# Data records
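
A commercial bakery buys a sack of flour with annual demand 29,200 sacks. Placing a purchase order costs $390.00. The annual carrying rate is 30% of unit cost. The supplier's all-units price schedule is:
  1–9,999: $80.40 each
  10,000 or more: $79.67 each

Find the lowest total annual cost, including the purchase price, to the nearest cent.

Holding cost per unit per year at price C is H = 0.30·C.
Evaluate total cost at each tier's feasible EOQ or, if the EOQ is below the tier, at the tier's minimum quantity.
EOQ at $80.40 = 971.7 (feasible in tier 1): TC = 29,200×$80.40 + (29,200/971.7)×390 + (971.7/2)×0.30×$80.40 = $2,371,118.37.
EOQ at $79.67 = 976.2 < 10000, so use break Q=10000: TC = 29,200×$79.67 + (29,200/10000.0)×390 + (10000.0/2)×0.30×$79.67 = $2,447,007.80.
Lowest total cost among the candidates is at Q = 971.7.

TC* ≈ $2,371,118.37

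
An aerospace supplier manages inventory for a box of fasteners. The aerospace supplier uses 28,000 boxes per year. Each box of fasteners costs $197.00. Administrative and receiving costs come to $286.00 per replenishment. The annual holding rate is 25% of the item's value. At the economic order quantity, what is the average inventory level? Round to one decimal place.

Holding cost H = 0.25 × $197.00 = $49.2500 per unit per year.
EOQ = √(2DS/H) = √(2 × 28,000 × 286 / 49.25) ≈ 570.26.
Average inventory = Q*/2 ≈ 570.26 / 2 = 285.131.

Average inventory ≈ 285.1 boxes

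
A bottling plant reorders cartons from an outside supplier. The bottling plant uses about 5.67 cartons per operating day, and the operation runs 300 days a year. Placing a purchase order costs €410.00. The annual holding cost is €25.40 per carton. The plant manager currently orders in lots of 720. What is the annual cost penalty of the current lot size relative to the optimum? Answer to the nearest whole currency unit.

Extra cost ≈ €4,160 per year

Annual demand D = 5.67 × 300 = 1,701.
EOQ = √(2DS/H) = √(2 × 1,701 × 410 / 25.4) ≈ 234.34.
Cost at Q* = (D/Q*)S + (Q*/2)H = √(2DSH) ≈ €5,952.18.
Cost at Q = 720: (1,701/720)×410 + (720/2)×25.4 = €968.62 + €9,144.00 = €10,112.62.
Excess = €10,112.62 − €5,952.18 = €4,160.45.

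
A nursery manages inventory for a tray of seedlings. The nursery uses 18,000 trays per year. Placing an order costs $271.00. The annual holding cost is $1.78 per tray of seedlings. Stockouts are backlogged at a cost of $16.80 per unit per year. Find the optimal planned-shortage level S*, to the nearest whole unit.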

# Task details
Retype the material exactly, including every line.

# Solution below
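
A commercial bakery buys a sack of flour with annual demand 29,200 sacks. Placing a purchase order costs $390.00. The annual carrying rate is 30% of unit cost. The supplier's all-units price schedule is:
  1–9,999: $80.40 each
  10,000 or more: $79.67 each

Find the lowest total annual cost, including the purchase price, to the nearest cent.

Holding cost per unit per year at price C is H = 0.30·C.
Evaluate total cost at each tier's feasible EOQ or, if the EOQ is below the tier, at the tier's minimum quantity.
EOQ at $80.40 = 971.7 (feasible in tier 1): TC = 29,200×$80.40 + (29,200/971.7)×390 + (971.7/2)×0.30×$80.40 = $2,371,118.37.
EOQ at $79.67 = 976.2 < 10000, so use break Q=10000: TC = 29,200×$79.67 + (29,200/10000.0)×390 + (10000.0/2)×0.30×$79.67 = $2,447,007.80.
Lowest total cost among the candidates is at Q = 971.7.

TC* ≈ $2,371,118.37

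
An aerospace supplier manages inventory for a box of fasteners. The aerospace supplier uses 28,000 boxes per year. Each box of fasteners costs $197.00. Administrative and receiving costs come to $286.00 per replenishment. The annual holding rate is 25% of the item's value. At the economic order quantity, what is the average inventory level? Round to one decimal place.

Holding cost H = 0.25 × $197.00 = $49.2500 per unit per year.
EOQ = √(2DS/H) = √(2 × 28,000 × 286 / 49.25) ≈ 570.26.
Average inventory = Q*/2 ≈ 570.26 / 2 = 285.131.

Average inventory ≈ 285.1 boxes

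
A bottling plant reorders cartons from an outside supplier. The bottling plant uses about 5.67 cartons per operating day, and the operation runs 300 days a year. Placing a purchase order costs €410.00. The annual holding cost is €25.40 per carton. The plant manager currently orders in lots of 720. What is the annual cost penalty of the current lot size relative to the optimum? Answer to the nearest whole currency unit.

Extra cost ≈ €4,160 per year

Annual demand D = 5.67 × 300 = 1,701.
EOQ = √(2DS/H) = √(2 × 1,701 × 410 / 25.4) ≈ 234.34.
Cost at Q* = (D/Q*)S + (Q*/2)H = √(2DSH) ≈ €5,952.18.
Cost at Q = 720: (1,701/720)×410 + (720/2)×25.4 = €968.62 + €9,144.00 = €10,112.62.
Excess = €10,112.62 − €5,952.18 = €4,160.45.

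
A nursery manages inventory for a tray of seedlings. The nursery uses 18,000 trays per year. Placing an order costs $271.00. The annual holding cost is $1.78 per tray of seedlings. Stockouts are backlogged at a cost of $16.80 per unit per year. Find the optimal planned-shortage level S*, to the nearest whole unit.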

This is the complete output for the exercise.